### Exercise directions:
Of the entries below, restate word for word only the section that runs from the line with "trial 12: 443" to the line with "trial 13: 675", counting both ends.

Stored items
----

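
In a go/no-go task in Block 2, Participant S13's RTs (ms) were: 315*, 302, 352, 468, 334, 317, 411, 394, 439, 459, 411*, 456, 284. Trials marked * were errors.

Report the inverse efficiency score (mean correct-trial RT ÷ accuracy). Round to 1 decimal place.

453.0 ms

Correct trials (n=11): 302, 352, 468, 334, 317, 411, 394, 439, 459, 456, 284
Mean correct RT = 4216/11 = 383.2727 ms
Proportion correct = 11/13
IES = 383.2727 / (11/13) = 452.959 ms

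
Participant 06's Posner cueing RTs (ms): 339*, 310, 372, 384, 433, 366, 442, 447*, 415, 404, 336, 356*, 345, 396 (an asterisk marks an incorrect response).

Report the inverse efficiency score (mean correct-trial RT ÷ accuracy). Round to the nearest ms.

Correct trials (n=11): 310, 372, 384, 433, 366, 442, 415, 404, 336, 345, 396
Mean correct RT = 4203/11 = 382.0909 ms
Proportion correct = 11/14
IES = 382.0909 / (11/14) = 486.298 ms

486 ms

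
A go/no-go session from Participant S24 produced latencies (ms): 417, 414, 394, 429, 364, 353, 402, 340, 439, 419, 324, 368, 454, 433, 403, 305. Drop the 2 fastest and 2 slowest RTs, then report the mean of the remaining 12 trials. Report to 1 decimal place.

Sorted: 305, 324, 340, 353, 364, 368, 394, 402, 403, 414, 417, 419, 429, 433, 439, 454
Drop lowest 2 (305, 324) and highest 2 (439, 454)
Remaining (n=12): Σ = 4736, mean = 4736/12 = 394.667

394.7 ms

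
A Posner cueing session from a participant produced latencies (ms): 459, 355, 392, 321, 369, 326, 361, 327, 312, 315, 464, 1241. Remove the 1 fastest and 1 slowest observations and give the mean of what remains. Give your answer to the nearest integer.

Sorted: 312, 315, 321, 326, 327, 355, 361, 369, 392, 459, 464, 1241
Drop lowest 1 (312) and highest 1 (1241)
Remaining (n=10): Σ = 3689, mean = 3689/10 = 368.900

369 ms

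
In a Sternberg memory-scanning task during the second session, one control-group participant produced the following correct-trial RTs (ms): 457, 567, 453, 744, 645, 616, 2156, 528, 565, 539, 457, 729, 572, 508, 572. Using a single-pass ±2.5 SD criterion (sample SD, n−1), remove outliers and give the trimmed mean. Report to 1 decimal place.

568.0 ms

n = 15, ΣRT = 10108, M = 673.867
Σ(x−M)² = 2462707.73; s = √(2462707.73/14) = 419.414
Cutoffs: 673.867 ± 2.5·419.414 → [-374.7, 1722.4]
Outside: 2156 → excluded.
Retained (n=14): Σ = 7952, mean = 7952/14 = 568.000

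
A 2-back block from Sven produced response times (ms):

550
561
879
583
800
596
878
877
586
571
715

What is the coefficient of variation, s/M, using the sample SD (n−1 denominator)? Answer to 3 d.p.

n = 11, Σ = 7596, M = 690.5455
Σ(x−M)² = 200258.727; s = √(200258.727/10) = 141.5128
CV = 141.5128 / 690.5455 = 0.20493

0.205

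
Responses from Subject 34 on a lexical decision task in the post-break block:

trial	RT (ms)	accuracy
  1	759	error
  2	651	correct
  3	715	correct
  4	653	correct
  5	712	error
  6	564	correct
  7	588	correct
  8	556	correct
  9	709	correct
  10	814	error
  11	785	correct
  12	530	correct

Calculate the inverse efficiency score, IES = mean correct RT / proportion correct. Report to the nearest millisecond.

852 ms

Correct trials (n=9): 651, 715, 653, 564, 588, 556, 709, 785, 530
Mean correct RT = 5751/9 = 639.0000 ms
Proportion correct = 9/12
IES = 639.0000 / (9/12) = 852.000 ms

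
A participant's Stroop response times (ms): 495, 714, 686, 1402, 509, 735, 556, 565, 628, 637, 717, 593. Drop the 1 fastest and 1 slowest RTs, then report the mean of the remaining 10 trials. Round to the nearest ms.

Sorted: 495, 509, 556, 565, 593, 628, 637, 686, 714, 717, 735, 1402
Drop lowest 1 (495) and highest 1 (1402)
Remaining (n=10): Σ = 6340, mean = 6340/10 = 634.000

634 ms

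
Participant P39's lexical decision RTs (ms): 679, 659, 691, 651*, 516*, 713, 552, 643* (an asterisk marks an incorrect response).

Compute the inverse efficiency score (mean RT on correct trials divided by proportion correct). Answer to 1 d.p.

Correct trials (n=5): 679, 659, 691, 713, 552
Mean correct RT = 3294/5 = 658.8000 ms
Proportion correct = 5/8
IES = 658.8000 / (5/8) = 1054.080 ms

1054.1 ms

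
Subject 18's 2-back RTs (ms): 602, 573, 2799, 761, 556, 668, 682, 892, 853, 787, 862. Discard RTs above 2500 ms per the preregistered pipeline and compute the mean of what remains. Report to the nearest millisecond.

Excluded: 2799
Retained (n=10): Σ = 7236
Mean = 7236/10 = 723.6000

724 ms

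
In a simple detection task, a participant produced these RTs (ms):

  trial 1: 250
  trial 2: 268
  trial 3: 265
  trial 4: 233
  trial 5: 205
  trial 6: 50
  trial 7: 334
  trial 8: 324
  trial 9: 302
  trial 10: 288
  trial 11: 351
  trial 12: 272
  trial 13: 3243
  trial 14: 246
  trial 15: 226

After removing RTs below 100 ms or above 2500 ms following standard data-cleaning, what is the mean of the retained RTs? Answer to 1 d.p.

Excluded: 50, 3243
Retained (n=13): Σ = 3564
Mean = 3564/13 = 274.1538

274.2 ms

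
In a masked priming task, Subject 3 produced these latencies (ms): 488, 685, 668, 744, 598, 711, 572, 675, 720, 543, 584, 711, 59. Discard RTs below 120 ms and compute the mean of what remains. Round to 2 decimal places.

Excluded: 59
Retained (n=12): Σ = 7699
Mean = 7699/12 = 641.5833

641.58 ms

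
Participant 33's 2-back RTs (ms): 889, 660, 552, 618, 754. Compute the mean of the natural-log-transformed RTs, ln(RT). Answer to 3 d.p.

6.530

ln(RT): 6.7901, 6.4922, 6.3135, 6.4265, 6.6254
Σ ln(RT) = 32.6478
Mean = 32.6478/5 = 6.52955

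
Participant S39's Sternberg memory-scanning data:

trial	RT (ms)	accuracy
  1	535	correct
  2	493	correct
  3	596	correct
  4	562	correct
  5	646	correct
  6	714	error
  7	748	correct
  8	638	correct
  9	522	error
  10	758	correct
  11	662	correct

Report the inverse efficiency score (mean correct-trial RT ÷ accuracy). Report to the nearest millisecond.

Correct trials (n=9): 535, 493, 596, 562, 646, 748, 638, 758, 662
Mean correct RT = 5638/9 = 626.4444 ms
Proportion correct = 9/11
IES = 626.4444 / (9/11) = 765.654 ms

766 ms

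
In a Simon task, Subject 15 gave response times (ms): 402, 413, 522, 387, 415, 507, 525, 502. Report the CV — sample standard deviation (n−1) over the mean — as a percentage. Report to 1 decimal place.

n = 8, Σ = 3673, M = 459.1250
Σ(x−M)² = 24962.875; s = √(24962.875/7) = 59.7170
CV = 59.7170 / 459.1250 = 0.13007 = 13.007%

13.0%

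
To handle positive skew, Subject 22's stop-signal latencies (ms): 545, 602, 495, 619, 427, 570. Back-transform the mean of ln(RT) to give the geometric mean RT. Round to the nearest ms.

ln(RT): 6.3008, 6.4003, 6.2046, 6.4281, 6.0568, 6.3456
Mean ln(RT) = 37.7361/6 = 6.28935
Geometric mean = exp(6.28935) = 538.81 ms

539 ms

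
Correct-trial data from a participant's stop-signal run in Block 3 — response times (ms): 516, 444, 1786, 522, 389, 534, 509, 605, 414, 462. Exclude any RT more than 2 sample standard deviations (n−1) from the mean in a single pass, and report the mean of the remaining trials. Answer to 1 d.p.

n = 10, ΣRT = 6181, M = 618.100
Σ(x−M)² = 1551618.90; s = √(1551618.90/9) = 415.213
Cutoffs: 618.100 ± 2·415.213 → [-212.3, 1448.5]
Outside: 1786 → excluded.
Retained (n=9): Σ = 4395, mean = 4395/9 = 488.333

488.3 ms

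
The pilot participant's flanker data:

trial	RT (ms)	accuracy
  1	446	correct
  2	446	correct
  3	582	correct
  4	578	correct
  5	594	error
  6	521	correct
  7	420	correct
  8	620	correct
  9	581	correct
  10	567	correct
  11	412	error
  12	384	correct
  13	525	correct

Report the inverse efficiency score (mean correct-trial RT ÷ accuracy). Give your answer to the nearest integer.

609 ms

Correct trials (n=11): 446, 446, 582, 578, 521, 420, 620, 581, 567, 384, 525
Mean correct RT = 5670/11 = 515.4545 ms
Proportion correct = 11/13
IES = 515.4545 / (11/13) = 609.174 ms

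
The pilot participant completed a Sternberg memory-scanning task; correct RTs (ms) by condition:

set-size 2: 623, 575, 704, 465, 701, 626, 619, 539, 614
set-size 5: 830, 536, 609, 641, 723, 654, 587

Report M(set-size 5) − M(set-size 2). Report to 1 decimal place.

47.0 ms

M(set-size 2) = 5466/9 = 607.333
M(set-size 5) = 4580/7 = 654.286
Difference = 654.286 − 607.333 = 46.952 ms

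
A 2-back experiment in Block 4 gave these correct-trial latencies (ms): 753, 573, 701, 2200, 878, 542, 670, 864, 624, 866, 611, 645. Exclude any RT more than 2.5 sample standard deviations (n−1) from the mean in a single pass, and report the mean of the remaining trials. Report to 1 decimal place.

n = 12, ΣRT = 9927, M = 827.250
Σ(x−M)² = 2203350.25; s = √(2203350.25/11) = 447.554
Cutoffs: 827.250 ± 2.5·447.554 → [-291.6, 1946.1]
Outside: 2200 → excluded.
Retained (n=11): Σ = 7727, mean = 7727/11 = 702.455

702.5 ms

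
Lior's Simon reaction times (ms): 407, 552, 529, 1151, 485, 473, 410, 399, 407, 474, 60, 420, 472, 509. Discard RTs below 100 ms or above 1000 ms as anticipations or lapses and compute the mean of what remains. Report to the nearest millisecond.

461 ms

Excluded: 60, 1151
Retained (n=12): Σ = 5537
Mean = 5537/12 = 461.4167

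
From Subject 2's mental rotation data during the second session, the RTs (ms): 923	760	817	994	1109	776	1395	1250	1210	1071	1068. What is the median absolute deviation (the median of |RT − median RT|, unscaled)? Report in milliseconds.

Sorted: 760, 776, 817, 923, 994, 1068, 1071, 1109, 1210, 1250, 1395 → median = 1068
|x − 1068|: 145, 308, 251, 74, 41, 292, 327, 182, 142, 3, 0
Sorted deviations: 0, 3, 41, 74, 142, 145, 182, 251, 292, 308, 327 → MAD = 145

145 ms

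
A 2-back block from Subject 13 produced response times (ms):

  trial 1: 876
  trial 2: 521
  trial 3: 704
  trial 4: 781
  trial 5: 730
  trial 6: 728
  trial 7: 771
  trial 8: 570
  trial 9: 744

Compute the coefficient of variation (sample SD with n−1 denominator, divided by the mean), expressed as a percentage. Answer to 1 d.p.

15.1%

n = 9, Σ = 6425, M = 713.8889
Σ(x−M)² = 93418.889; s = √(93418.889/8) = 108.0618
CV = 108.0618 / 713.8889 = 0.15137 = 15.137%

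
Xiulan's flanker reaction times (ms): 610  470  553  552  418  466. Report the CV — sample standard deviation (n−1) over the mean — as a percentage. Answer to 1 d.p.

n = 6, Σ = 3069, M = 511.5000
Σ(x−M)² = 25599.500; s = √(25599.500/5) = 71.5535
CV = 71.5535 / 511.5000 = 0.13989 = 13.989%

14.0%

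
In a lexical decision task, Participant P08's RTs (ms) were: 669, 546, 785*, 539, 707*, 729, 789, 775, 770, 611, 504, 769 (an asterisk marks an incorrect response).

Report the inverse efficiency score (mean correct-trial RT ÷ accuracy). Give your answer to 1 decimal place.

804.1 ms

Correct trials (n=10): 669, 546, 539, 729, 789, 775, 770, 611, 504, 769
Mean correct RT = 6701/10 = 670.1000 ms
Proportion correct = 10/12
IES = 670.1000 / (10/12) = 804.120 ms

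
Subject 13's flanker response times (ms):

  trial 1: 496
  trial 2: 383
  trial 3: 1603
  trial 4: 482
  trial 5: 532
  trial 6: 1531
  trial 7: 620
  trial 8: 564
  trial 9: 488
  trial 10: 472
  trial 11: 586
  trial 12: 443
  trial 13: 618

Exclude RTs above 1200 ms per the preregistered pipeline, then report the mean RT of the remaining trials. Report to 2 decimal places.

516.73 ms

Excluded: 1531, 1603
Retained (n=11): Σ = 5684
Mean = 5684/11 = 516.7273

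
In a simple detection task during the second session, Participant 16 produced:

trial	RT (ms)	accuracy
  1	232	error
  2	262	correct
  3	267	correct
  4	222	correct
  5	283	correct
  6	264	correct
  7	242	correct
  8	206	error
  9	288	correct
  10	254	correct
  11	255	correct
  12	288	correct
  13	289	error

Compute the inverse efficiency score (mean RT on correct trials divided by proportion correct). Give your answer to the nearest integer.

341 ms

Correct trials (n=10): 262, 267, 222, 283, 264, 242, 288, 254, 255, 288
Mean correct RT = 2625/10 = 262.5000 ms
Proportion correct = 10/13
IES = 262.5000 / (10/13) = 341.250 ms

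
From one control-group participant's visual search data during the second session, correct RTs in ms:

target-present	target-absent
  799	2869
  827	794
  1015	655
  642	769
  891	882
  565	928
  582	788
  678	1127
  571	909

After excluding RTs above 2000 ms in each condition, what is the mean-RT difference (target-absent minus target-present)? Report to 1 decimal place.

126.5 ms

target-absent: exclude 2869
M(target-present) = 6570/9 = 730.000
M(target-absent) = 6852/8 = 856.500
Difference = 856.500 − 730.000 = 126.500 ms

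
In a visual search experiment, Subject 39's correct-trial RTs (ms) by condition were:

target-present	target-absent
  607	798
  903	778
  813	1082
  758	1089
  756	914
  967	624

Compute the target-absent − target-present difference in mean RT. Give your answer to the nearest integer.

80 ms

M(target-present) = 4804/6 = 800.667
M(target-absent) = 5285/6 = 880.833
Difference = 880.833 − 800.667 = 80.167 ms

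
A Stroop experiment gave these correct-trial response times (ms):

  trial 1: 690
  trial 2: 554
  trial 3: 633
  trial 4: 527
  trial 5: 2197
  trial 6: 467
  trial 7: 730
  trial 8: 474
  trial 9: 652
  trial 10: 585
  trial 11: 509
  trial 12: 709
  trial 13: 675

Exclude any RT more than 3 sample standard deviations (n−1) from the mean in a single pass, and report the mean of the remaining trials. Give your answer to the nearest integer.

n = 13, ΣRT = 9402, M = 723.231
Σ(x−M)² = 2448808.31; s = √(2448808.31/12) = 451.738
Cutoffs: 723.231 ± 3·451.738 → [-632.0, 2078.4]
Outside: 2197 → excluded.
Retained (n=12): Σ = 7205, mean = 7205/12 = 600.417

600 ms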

----

### Your response:
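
  trial 12: 443
  trial 13: 618

Exclude RTs above 1200 ms per the preregistered pipeline, then report the mean RT of the remaining trials. Report to 2 decimal places.

516.73 ms

Excluded: 1531, 1603
Retained (n=11): Σ = 5684
Mean = 5684/11 = 516.7273

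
In a simple detection task during the second session, Participant 16 produced:

trial	RT (ms)	accuracy
  1	232	error
  2	262	correct
  3	267	correct
  4	222	correct
  5	283	correct
  6	264	correct
  7	242	correct
  8	206	error
  9	288	correct
  10	254	correct
  11	255	correct
  12	288	correct
  13	289	error

Compute the inverse efficiency score (mean RT on correct trials divided by proportion correct). Give your answer to the nearest integer.

341 ms

Correct trials (n=10): 262, 267, 222, 283, 264, 242, 288, 254, 255, 288
Mean correct RT = 2625/10 = 262.5000 ms
Proportion correct = 10/13
IES = 262.5000 / (10/13) = 341.250 ms

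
From one control-group participant's visual search data during the second session, correct RTs in ms:

target-present	target-absent
  799	2869
  827	794
  1015	655
  642	769
  891	882
  565	928
  582	788
  678	1127
  571	909

After excluding RTs above 2000 ms in each condition, what is the mean-RT difference (target-absent minus target-present)? Report to 1 decimal place.

126.5 ms

target-absent: exclude 2869
M(target-present) = 6570/9 = 730.000
M(target-absent) = 6852/8 = 856.500
Difference = 856.500 − 730.000 = 126.500 ms

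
In a visual search experiment, Subject 39's correct-trial RTs (ms) by condition were:

target-present	target-absent
  607	798
  903	778
  813	1082
  758	1089
  756	914
  967	624

Compute the target-absent − target-present difference in mean RT. Give your answer to the nearest integer.

80 ms

M(target-present) = 4804/6 = 800.667
M(target-absent) = 5285/6 = 880.833
Difference = 880.833 − 800.667 = 80.167 ms

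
A Stroop experiment gave these correct-trial response times (ms):

  trial 1: 690
  trial 2: 554
  trial 3: 633
  trial 4: 527
  trial 5: 2197
  trial 6: 467
  trial 7: 730
  trial 8: 474
  trial 9: 652
  trial 10: 585
  trial 11: 509
  trial 12: 709
  trial 13: 675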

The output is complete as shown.